(Collected data)
====
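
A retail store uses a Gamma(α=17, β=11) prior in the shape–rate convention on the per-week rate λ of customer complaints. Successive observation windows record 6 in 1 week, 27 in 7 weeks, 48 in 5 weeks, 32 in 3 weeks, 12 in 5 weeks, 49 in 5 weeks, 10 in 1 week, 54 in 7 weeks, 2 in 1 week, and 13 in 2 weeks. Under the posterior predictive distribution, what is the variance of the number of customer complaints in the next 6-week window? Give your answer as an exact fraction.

Total count: 6 + 27 + 48 + 32 + 12 + 49 + 10 + 54 + 2 + 13 = 253.
Total exposure: 1 + 7 + 5 + 3 + 5 + 5 + 1 + 7 + 1 + 2 = 37 weeks.
By Gamma–Poisson conjugacy, the posterior is Gamma(α + Σx, β + Σt) = Gamma(17 + 253, 11 + 37) = Gamma(270, 48).
The posterior predictive for a window of length T is Negative Binomial with variance T·α'·(β'+T)/β'² = 6·270·54/2304 = 1215/32.

1215/32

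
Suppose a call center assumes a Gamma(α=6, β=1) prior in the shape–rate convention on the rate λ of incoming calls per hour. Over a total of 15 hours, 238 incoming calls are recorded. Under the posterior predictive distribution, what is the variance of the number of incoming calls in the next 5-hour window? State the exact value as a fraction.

6405/64

Total count 238 over total exposure 15 hours.
Gamma(α, β) with Poisson data over total exposure Σt gives posterior Gamma(α+Σx, β+Σt) = Gamma(244, 16).
The posterior predictive for a window of length T is Negative Binomial with variance T·α'·(β'+T)/β'² = 5·244·21/256 = 6405/64.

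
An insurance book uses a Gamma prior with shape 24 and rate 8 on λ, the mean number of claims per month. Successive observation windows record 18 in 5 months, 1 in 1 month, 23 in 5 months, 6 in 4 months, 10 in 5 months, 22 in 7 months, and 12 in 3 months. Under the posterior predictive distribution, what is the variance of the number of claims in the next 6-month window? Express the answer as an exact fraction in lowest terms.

7656/361

Total count: 18 + 1 + 23 + 6 + 10 + 22 + 12 = 92.
Total exposure: 5 + 1 + 5 + 4 + 5 + 7 + 3 = 30 months.
By Gamma–Poisson conjugacy, the posterior is Gamma(α + Σx, β + Σt) = Gamma(24 + 92, 8 + 30) = Gamma(116, 38).
The posterior predictive for a window of length T is Negative Binomial with variance T·α'·(β'+T)/β'² = 6·116·44/1444 = 7656/361.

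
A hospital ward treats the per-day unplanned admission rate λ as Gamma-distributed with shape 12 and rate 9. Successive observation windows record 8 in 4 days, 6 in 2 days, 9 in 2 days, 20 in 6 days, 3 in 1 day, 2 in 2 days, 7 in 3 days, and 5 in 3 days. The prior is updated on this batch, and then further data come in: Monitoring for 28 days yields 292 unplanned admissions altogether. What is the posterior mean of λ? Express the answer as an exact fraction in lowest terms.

Total count: 8 + 6 + 9 + 20 + 3 + 2 + 7 + 5 = 60.
Total exposure: 4 + 2 + 2 + 6 + 1 + 2 + 3 + 3 = 23 days.
After the first batch: Gamma(12 + 60, 9 + 23) = Gamma(72, 32).
Total count 292 over total exposure 28 days.
After the second batch: Gamma(72 + 292, 32 + 28) = Gamma(364, 60).
Posterior mean = α'/β' = 364/60 = 91/15.

91/15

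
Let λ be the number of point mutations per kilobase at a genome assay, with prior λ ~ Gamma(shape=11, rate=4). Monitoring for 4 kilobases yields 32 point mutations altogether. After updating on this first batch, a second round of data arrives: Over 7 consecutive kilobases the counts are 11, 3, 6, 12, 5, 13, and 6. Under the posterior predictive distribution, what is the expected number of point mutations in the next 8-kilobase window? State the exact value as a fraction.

Total count 32 over total exposure 4 kilobases.
After the first batch: Gamma(11 + 32, 4 + 4) = Gamma(43, 8).
Total count: 11 + 3 + 6 + 12 + 5 + 13 + 6 = 56.
Total exposure: 7 kilobases.
After the second batch: Gamma(43 + 56, 8 + 7) = Gamma(99, 15).
Predictive mean over an 8-kilobase window = T·E[λ|data] = 8·99/15 = 264/5.

264/5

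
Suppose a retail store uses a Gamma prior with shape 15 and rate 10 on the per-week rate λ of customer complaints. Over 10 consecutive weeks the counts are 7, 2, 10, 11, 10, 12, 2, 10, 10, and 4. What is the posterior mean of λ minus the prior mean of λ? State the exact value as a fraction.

Total count: 7 + 2 + 10 + 11 + 10 + 12 + 2 + 10 + 10 + 4 = 78.
Total exposure: 10 weeks.
By Gamma–Poisson conjugacy, the posterior is Gamma(α + Σx, β + Σt) = Gamma(15 + 78, 10 + 10) = Gamma(93, 20).
Posterior mean = 93/20 = 93/20; prior mean = 15/10 = 3/2. Difference = 93/20 − 3/2 = 63/20.

63/20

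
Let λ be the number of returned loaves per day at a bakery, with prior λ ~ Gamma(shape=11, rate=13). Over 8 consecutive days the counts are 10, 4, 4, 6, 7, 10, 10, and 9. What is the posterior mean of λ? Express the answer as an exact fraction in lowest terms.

Total count: 10 + 4 + 4 + 6 + 7 + 10 + 10 + 9 = 60.
Total exposure: 8 days.
Conjugate update: add total count to the shape and total exposure to the rate, giving Gamma(71, 21).
Posterior mean = α'/β' = 71/21.

71/21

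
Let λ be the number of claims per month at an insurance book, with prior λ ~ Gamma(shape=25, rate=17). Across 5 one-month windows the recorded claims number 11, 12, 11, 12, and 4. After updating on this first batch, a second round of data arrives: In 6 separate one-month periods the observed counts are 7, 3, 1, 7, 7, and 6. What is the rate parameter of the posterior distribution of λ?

28

Total count: 11 + 12 + 11 + 12 + 4 = 50.
Total exposure: 5 months.
After the first batch: Gamma(25 + 50, 17 + 5) = Gamma(75, 22).
Total count: 7 + 3 + 1 + 7 + 7 + 6 = 31.
Total exposure: 6 months.
After the second batch: Gamma(75 + 31, 22 + 6) = Gamma(106, 28).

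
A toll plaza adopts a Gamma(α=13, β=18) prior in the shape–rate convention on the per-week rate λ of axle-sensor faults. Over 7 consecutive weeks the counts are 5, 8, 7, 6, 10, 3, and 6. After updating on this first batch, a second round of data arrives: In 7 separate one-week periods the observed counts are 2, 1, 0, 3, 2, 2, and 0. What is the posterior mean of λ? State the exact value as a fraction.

17/8

Total count: 5 + 8 + 7 + 6 + 10 + 3 + 6 = 45.
Total exposure: 7 weeks.
After the first batch: Gamma(13 + 45, 18 + 7) = Gamma(58, 25).
Total count: 2 + 1 + 0 + 3 + 2 + 2 + 0 = 10.
Total exposure: 7 weeks.
After the second batch: Gamma(58 + 10, 25 + 7) = Gamma(68, 32).
Posterior mean = α'/β' = 68/32 = 17/8.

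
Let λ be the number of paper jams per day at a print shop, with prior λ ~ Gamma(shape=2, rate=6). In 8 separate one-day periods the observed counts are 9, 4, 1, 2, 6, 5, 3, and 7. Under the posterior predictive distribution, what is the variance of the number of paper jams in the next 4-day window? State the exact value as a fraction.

702/49

Total count: 9 + 4 + 1 + 2 + 6 + 5 + 3 + 7 = 37.
Total exposure: 8 days.
Gamma(α, β) with Poisson data over total exposure Σt gives posterior Gamma(α+Σx, β+Σt) = Gamma(39, 14).
The posterior predictive for a window of length T is Negative Binomial with variance T·α'·(β'+T)/β'² = 4·39·18/196 = 702/49.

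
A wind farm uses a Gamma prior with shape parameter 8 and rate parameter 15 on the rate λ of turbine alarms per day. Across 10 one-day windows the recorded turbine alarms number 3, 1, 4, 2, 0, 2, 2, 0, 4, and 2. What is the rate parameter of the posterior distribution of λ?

Total count: 3 + 1 + 4 + 2 + 0 + 2 + 2 + 0 + 4 + 2 = 20.
Total exposure: 10 days.
By Gamma–Poisson conjugacy, the posterior is Gamma(α + Σx, β + Σt) = Gamma(8 + 20, 15 + 10) = Gamma(28, 25).

25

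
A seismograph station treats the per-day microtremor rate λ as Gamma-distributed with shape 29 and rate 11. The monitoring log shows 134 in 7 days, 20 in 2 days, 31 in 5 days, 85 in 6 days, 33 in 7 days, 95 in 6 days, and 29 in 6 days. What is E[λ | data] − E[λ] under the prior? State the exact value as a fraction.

1783/275

Total count: 134 + 20 + 31 + 85 + 33 + 95 + 29 = 427.
Total exposure: 7 + 2 + 5 + 6 + 7 + 6 + 6 = 39 days.
The Gamma prior is conjugate for the Poisson rate, so λ | data ~ Gamma(29+427, 11+39) = Gamma(456, 50).
Posterior mean = 456/50 = 228/25; prior mean = 29/11 = 29/11. Difference = 228/25 − 29/11 = 1783/275.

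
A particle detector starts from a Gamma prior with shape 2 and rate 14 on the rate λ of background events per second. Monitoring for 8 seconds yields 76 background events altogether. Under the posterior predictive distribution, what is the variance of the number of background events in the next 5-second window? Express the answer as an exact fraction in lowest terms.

5265/242

Total count 76 over total exposure 8 seconds.
Gamma(α, β) with Poisson data over total exposure Σt gives posterior Gamma(α+Σx, β+Σt) = Gamma(78, 22).
The posterior predictive for a window of length T is Negative Binomial with variance T·α'·(β'+T)/β'² = 5·78·27/484 = 5265/242.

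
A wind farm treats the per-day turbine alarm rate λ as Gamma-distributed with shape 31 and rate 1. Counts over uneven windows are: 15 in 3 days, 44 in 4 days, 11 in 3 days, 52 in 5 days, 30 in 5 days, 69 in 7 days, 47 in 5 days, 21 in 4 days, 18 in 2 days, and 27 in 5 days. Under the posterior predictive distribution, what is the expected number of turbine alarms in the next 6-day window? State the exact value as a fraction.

1095/22

Total count: 15 + 44 + 11 + 52 + 30 + 69 + 47 + 21 + 18 + 27 = 334.
Total exposure: 3 + 4 + 3 + 5 + 5 + 7 + 5 + 4 + 2 + 5 = 43 days.
Posterior: α' = 31 + 334 = 365, β' = 1 + 43 = 44.
Predictive mean over a 6-day window = T·E[λ|data] = 6·365/44 = 1095/22.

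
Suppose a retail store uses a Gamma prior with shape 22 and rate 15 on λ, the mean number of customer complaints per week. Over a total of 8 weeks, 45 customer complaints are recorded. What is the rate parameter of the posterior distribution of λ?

23

Total count 45 over total exposure 8 weeks.
The Gamma prior is conjugate for the Poisson rate, so λ | data ~ Gamma(22+45, 15+8) = Gamma(67, 23).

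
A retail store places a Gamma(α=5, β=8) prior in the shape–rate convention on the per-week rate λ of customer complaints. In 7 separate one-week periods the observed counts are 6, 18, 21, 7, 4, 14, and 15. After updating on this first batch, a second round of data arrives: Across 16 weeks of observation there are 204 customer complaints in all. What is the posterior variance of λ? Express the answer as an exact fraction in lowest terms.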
====
Your objective: Only output the lines from the one with "A wind farm treats" through the end of the entries above, exactly as they are.

Written solution:
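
A wind farm treats the per-day turbine alarm rate λ as Gamma-distributed with shape 31 and rate 1. Counts over uneven windows are: 15 in 3 days, 44 in 4 days, 11 in 3 days, 52 in 5 days, 30 in 5 days, 69 in 7 days, 47 in 5 days, 21 in 4 days, 18 in 2 days, and 27 in 5 days. Under the posterior predictive distribution, what is the expected number of turbine alarms in the next 6-day window? State the exact value as a fraction.

1095/22

Total count: 15 + 44 + 11 + 52 + 30 + 69 + 47 + 21 + 18 + 27 = 334.
Total exposure: 3 + 4 + 3 + 5 + 5 + 7 + 5 + 4 + 2 + 5 = 43 days.
Posterior: α' = 31 + 334 = 365, β' = 1 + 43 = 44.
Predictive mean over a 6-day window = T·E[λ|data] = 6·365/44 = 1095/22.

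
Suppose a retail store uses a Gamma prior with shape 22 and rate 15 on λ, the mean number of customer complaints per week. Over a total of 8 weeks, 45 customer complaints are recorded. What is the rate parameter of the posterior distribution of λ?

23

Total count 45 over total exposure 8 weeks.
The Gamma prior is conjugate for the Poisson rate, so λ | data ~ Gamma(22+45, 15+8) = Gamma(67, 23).

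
A retail store places a Gamma(α=5, β=8) prior in the shape–rate convention on the per-week rate λ of customer complaints. In 7 separate one-week periods the observed counts are 6, 18, 21, 7, 4, 14, and 15. After updating on this first batch, a second round of data arrives: Across 16 weeks of observation there are 204 customer complaints in all. What is the posterior variance of λ? Express the answer as an exact fraction in lowest terms.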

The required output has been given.